(Raw data)
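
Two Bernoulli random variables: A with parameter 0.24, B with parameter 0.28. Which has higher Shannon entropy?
B

For binary distributions, entropy is maximized at p=0.5 and decreases as p moves toward 0 or 1.

H(A) = H(0.24) = 0.7950 bits
H(B) = H(0.28) = 0.8555 bits

Distribution B (p=0.28) is closer to uniform (p=0.5), so it has higher entropy.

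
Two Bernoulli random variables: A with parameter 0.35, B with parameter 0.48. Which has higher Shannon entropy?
B

For binary distributions, entropy is maximized at p=0.5 and decreases as p moves toward 0 or 1.

H(A) = H(0.35) = 0.9341 bits
H(B) = H(0.48) = 0.9988 bits

Distribution B (p=0.48) is closer to uniform (p=0.5), so it has higher entropy.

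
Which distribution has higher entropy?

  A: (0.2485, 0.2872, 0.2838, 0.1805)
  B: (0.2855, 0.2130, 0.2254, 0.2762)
B

Both distributions are close to uniform, making this a harder comparison.

H(A) = 1.9776 bits
H(B) = 1.9886 bits

The distribution closer to uniform has higher entropy.
Answer: B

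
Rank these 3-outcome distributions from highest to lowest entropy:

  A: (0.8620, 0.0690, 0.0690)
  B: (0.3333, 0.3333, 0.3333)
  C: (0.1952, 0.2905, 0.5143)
B > C > A

Key insight: Entropy is maximized by uniform distributions and minimized by concentrated distributions.

- Uniform distributions have maximum entropy log₂(3) = 1.5850 bits
- The more "peaked" or concentrated a distribution, the lower its entropy

Entropies:
  H(A) = 0.7170 bits
  H(B) = 1.5850 bits
  H(C) = 1.4716 bits

Ranking: B > C > A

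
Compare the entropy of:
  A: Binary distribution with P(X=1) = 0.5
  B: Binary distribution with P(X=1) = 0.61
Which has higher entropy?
A

For binary distributions, entropy is maximized at p=0.5 and decreases as p moves toward 0 or 1.

H(A) = H(0.5) = 1.0000 bits
H(B) = H(0.61) = 0.9648 bits

Distribution A (p=0.5) is closer to uniform (p=0.5), so it has higher entropy.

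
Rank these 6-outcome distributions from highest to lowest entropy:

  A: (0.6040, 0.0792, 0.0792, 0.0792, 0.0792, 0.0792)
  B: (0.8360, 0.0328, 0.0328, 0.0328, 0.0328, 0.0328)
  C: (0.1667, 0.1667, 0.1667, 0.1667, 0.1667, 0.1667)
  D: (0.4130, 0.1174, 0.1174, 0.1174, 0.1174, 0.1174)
C > D > A > B

Key insight: Entropy is maximized by uniform distributions and minimized by concentrated distributions.

Entropies:
  H(A) = 1.8880 bits
  H(B) = 1.0246 bits
  H(C) = 2.5850 bits
  H(D) = 2.3410 bits

Ranking: C > D > A > B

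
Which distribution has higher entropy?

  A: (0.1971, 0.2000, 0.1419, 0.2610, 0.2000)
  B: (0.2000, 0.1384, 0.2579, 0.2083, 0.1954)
A

Both distributions are close to uniform, making this a harder comparison.

H(A) = 2.2961 bits
H(B) = 2.2952 bits

The distribution closer to uniform has higher entropy.
Answer: A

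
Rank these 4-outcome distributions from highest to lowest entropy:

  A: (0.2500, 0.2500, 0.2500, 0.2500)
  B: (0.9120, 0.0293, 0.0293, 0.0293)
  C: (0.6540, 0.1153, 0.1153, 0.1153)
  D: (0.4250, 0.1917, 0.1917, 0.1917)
A > D > C > B

Key insight: Entropy is maximized by uniform distributions and minimized by concentrated distributions.

Entropies:
  H(A) = 2.0000 bits
  H(B) = 0.5692 bits
  H(C) = 1.4788 bits
  H(D) = 1.8951 bits

Ranking: A > D > C > B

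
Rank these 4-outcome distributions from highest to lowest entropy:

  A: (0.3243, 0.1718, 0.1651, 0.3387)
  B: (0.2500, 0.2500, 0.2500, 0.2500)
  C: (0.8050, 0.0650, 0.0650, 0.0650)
B > A > C

Key insight: Entropy is maximized by uniform distributions and minimized by concentrated distributions.

- Uniform distributions have maximum entropy log₂(4) = 2.0000 bits
- The more "peaked" or concentrated a distribution, the lower its entropy

Entropies:
  H(A) = 1.9215 bits
  H(B) = 2.0000 bits
  H(C) = 1.0209 bits

Ranking: B > A > C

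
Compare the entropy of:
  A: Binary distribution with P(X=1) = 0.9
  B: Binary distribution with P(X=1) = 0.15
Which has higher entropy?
B

For binary distributions, entropy is maximized at p=0.5 and decreases as p moves toward 0 or 1.

H(A) = H(0.9) = 0.4690 bits
H(B) = H(0.15) = 0.6098 bits

Distribution B (p=0.15) is closer to uniform (p=0.5), so it has higher entropy.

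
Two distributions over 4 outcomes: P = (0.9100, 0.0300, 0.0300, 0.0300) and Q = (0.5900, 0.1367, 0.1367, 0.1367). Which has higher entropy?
Q

P is highly concentrated on one outcome (91%), making it nearly deterministic. Q spreads its mass more evenly (max 59%). The more spread-out distribution has higher entropy: H(P) ≈ 0.579 bits, H(Q) ≈ 1.626 bits.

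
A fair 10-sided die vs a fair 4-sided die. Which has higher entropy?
10-sided die

Both are uniform distributions; for uniform over n outcomes, H = log₂(n). H(10-sided) = log₂(10) = 3.322 bits and H(4-sided) = log₂(4) = 2.000 bits. More outcomes in a uniform distribution means higher entropy.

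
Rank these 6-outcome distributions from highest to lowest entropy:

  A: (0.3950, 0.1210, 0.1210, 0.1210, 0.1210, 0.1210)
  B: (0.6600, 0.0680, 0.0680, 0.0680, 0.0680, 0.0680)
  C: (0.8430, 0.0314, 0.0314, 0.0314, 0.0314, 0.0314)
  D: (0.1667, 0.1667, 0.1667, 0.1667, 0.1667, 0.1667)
D > A > B > C

Key insight: Entropy is maximized by uniform distributions and minimized by concentrated distributions.

Entropies:
  H(A) = 2.3727 bits
  H(B) = 1.7143 bits
  H(C) = 0.9916 bits
  H(D) = 2.5850 bits

Ranking: D > A > B > C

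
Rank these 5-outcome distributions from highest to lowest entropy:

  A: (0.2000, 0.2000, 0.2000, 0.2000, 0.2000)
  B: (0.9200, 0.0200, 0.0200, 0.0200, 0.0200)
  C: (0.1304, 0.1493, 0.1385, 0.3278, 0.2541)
A > C > B

Key insight: Entropy is maximized by uniform distributions and minimized by concentrated distributions.

- Uniform distributions have maximum entropy log₂(5) = 2.3219 bits
- The more "peaked" or concentrated a distribution, the lower its entropy

Entropies:
  H(A) = 2.3219 bits
  H(B) = 0.5622 bits
  H(C) = 2.2175 bits

Ranking: A > C > B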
(End Raw data)
- **Work instruction**
Word for word, transcribe all of the entries shown above.

- **Exercise response**
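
Two Bernoulli random variables: A with parameter 0.24, B with parameter 0.28. Which has higher Shannon entropy?
B

For binary distributions, entropy is maximized at p=0.5 and decreases as p moves toward 0 or 1.

H(A) = H(0.24) = 0.7950 bits
H(B) = H(0.28) = 0.8555 bits

Distribution B (p=0.28) is closer to uniform (p=0.5), so it has higher entropy.

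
Two Bernoulli random variables: A with parameter 0.35, B with parameter 0.48. Which has higher Shannon entropy?
B

For binary distributions, entropy is maximized at p=0.5 and decreases as p moves toward 0 or 1.

H(A) = H(0.35) = 0.9341 bits
H(B) = H(0.48) = 0.9988 bits

Distribution B (p=0.48) is closer to uniform (p=0.5), so it has higher entropy.

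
Which distribution has higher entropy?

  A: (0.2485, 0.2872, 0.2838, 0.1805)
  B: (0.2855, 0.2130, 0.2254, 0.2762)
B

Both distributions are close to uniform, making this a harder comparison.

H(A) = 1.9776 bits
H(B) = 1.9886 bits

The distribution closer to uniform has higher entropy.
Answer: B

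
Rank these 3-outcome distributions from highest to lowest entropy:

  A: (0.8620, 0.0690, 0.0690)
  B: (0.3333, 0.3333, 0.3333)
  C: (0.1952, 0.2905, 0.5143)
B > C > A

Key insight: Entropy is maximized by uniform distributions and minimized by concentrated distributions.

- Uniform distributions have maximum entropy log₂(3) = 1.5850 bits
- The more "peaked" or concentrated a distribution, the lower its entropy

Entropies:
  H(A) = 0.7170 bits
  H(B) = 1.5850 bits
  H(C) = 1.4716 bits

Ranking: B > C > A

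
Compare the entropy of:
  A: Binary distribution with P(X=1) = 0.5
  B: Binary distribution with P(X=1) = 0.61
Which has higher entropy?
A

For binary distributions, entropy is maximized at p=0.5 and decreases as p moves toward 0 or 1.

H(A) = H(0.5) = 1.0000 bits
H(B) = H(0.61) = 0.9648 bits

Distribution A (p=0.5) is closer to uniform (p=0.5), so it has higher entropy.

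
Rank these 6-outcome distributions from highest to lowest entropy:

  A: (0.6040, 0.0792, 0.0792, 0.0792, 0.0792, 0.0792)
  B: (0.8360, 0.0328, 0.0328, 0.0328, 0.0328, 0.0328)
  C: (0.1667, 0.1667, 0.1667, 0.1667, 0.1667, 0.1667)
  D: (0.4130, 0.1174, 0.1174, 0.1174, 0.1174, 0.1174)
C > D > A > B

Key insight: Entropy is maximized by uniform distributions and minimized by concentrated distributions.

Entropies:
  H(A) = 1.8880 bits
  H(B) = 1.0246 bits
  H(C) = 2.5850 bits
  H(D) = 2.3410 bits

Ranking: C > D > A > B

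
Which distribution has higher entropy?

  A: (0.1971, 0.2000, 0.1419, 0.2610, 0.2000)
  B: (0.2000, 0.1384, 0.2579, 0.2083, 0.1954)
A

Both distributions are close to uniform, making this a harder comparison.

H(A) = 2.2961 bits
H(B) = 2.2952 bits

The distribution closer to uniform has higher entropy.
Answer: A

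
Rank these 4-outcome distributions from highest to lowest entropy:

  A: (0.2500, 0.2500, 0.2500, 0.2500)
  B: (0.9120, 0.0293, 0.0293, 0.0293)
  C: (0.6540, 0.1153, 0.1153, 0.1153)
  D: (0.4250, 0.1917, 0.1917, 0.1917)
A > D > C > B

Key insight: Entropy is maximized by uniform distributions and minimized by concentrated distributions.

Entropies:
  H(A) = 2.0000 bits
  H(B) = 0.5692 bits
  H(C) = 1.4788 bits
  H(D) = 1.8951 bits

Ranking: A > D > C > B

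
Rank these 4-outcome distributions from highest to lowest entropy:

  A: (0.3243, 0.1718, 0.1651, 0.3387)
  B: (0.2500, 0.2500, 0.2500, 0.2500)
  C: (0.8050, 0.0650, 0.0650, 0.0650)
B > A > C

Key insight: Entropy is maximized by uniform distributions and minimized by concentrated distributions.

- Uniform distributions have maximum entropy log₂(4) = 2.0000 bits
- The more "peaked" or concentrated a distribution, the lower its entropy

Entropies:
  H(A) = 1.9215 bits
  H(B) = 2.0000 bits
  H(C) = 1.0209 bits

Ranking: B > A > C

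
Compare the entropy of:
  A: Binary distribution with P(X=1) = 0.9
  B: Binary distribution with P(X=1) = 0.15
Which has higher entropy?
B

For binary distributions, entropy is maximized at p=0.5 and decreases as p moves toward 0 or 1.

H(A) = H(0.9) = 0.4690 bits
H(B) = H(0.15) = 0.6098 bits

Distribution B (p=0.15) is closer to uniform (p=0.5), so it has higher entropy.

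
Two distributions over 4 outcomes: P = (0.9100, 0.0300, 0.0300, 0.0300) and Q = (0.5900, 0.1367, 0.1367, 0.1367). Which has higher entropy?
Q

P is highly concentrated on one outcome (91%), making it nearly deterministic. Q spreads its mass more evenly (max 59%). The more spread-out distribution has higher entropy: H(P) ≈ 0.579 bits, H(Q) ≈ 1.626 bits.

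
A fair 10-sided die vs a fair 4-sided die. Which has higher entropy?
10-sided die

Both are uniform distributions; for uniform over n outcomes, H = log₂(n). H(10-sided) = log₂(10) = 3.322 bits and H(4-sided) = log₂(4) = 2.000 bits. More outcomes in a uniform distribution means higher entropy.

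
Rank these 6-outcome distributions from highest to lowest entropy:

  A: (0.3950, 0.1210, 0.1210, 0.1210, 0.1210, 0.1210)
  B: (0.6600, 0.0680, 0.0680, 0.0680, 0.0680, 0.0680)
  C: (0.8430, 0.0314, 0.0314, 0.0314, 0.0314, 0.0314)
  D: (0.1667, 0.1667, 0.1667, 0.1667, 0.1667, 0.1667)
D > A > B > C

Key insight: Entropy is maximized by uniform distributions and minimized by concentrated distributions.

Entropies:
  H(A) = 2.3727 bits
  H(B) = 1.7143 bits
  H(C) = 0.9916 bits
  H(D) = 2.5850 bits

Ranking: D > A > B > C

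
Rank these 5-outcome distributions from highest to lowest entropy:

  A: (0.2000, 0.2000, 0.2000, 0.2000, 0.2000)
  B: (0.9200, 0.0200, 0.0200, 0.0200, 0.0200)
  C: (0.1304, 0.1493, 0.1385, 0.3278, 0.2541)
A > C > B

Key insight: Entropy is maximized by uniform distributions and minimized by concentrated distributions.

- Uniform distributions have maximum entropy log₂(5) = 2.3219 bits
- The more "peaked" or concentrated a distribution, the lower its entropy

Entropies:
  H(A) = 2.3219 bits
  H(B) = 0.5622 bits
  H(C) = 2.2175 bits

Ranking: A > C > B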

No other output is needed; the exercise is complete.